# [Aim of the task]
Each line of the records is to be copied verbatim.

# [Material shown]
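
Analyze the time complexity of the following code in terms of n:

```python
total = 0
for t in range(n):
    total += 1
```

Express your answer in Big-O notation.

Each loop level contributes: n. Multiplying the contributions gives O(n).

Answer: O(n)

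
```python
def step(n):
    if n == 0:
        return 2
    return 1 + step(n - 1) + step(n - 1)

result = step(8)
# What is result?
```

step(n) = 1 + 2·step(n-1), step(0)=2. Closed form: (2+1)·2^8 - 1 = 767.

Answer: 767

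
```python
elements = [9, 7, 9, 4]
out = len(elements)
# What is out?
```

Trace:
`elements = [9, 7, 9, 4]` → elements = [9, 7, 9, 4]
`out = len(elements)` → out = 4
So out = 4

Answer: 4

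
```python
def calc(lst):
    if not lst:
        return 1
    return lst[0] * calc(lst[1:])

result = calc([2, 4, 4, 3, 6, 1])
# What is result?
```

Product over [2, 4, 4, 3, 6, 1] = 2 * 4 * 4 * 3 * 6 * 1 = 576

Answer: 576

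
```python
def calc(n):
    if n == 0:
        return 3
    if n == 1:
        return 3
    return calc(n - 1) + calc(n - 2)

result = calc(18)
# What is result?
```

Build up from base cases: calc(0)=3, calc(1)=3, calc(2)=6, calc(3)=9, calc(4)=15, calc(5)=24, calc(6)=39, ..., calc(18)=12543

Answer: 12543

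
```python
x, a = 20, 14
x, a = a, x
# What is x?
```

Trace:
`x, a = 20, 14` → x = 20; a = 14
`x, a = a, x` → x = 14; a = 20
So x = 14

Answer: 14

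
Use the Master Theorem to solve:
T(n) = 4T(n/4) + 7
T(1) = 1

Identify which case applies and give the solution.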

# [Task solution]
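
Analyze the time complexity of the following code in terms of n:

```python
total = 0
for t in range(n):
    total += 1
```

Express your answer in Big-O notation.

Each loop level contributes: n. Multiplying the contributions gives O(n).

Answer: O(n)

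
```python
def step(n):
    if n == 0:
        return 2
    return 1 + step(n - 1) + step(n - 1)

result = step(8)
# What is result?
```

step(n) = 1 + 2·step(n-1), step(0)=2. Closed form: (2+1)·2^8 - 1 = 767.

Answer: 767

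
```python
elements = [9, 7, 9, 4]
out = len(elements)
# What is out?
```

Trace:
`elements = [9, 7, 9, 4]` → elements = [9, 7, 9, 4]
`out = len(elements)` → out = 4
So out = 4

Answer: 4

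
```python
def calc(lst):
    if not lst:
        return 1
    return lst[0] * calc(lst[1:])

result = calc([2, 4, 4, 3, 6, 1])
# What is result?
```

Product over [2, 4, 4, 3, 6, 1] = 2 * 4 * 4 * 3 * 6 * 1 = 576

Answer: 576

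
```python
def calc(n):
    if n == 0:
        return 3
    if n == 1:
        return 3
    return calc(n - 1) + calc(n - 2)

result = calc(18)
# What is result?
```

Build up from base cases: calc(0)=3, calc(1)=3, calc(2)=6, calc(3)=9, calc(4)=15, calc(5)=24, calc(6)=39, ..., calc(18)=12543

Answer: 12543

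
```python
x, a = 20, 14
x, a = a, x
# What is x?
```

Trace:
`x, a = 20, 14` → x = 20; a = 14
`x, a = a, x` → x = 14; a = 20
So x = 14

Answer: 14

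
Use the Master Theorem to solve:
T(n) = 4T(n/4) + 7
T(1) = 1

Identify which case applies and give the solution.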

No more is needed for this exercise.